# PROBLEM DETAILS
Write out all the data again, exactly as it stands.

# DATA EXTRACT
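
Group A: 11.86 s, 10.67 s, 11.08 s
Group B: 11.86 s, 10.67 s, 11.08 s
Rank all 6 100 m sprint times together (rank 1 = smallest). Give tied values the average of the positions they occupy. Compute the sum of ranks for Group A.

Sorted (ascending): 10.67, 10.67, 11.08, 11.08, 11.86, 11.86
The 2 values of 10.67 occupy positions 1–2 → average rank (1+2)/2 = 1.5.
The 2 values of 11.08 occupy positions 3–4 → average rank (3+4)/2 = 3.5.
The 2 values of 11.86 occupy positions 5–6 → average rank (5+6)/2 = 5.5.
Group A values → pooled ranks: 11.86→5.5, 10.67→1.5, 11.08→3.5
Rank sum = 5.5 + 1.5 + 3.5 = 10.5

10.5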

# ANSWER SECTION
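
Group A: 11.86 s, 10.67 s, 11.08 s
Group B: 11.86 s, 10.67 s, 11.08 s
Rank all 6 100 m sprint times together (rank 1 = smallest). Give tied values the average of the positions they occupy. Compute the sum of ranks for Group A.

Sorted (ascending): 10.67, 10.67, 11.08, 11.08, 11.86, 11.86
The 2 values of 10.67 occupy positions 1–2 → average rank (1+2)/2 = 1.5.
The 2 values of 11.08 occupy positions 3–4 → average rank (3+4)/2 = 3.5.
The 2 values of 11.86 occupy positions 5–6 → average rank (5+6)/2 = 5.5.
Group A values → pooled ranks: 11.86→5.5, 10.67→1.5, 11.08→3.5
Rank sum = 5.5 + 1.5 + 3.5 = 10.5

10.5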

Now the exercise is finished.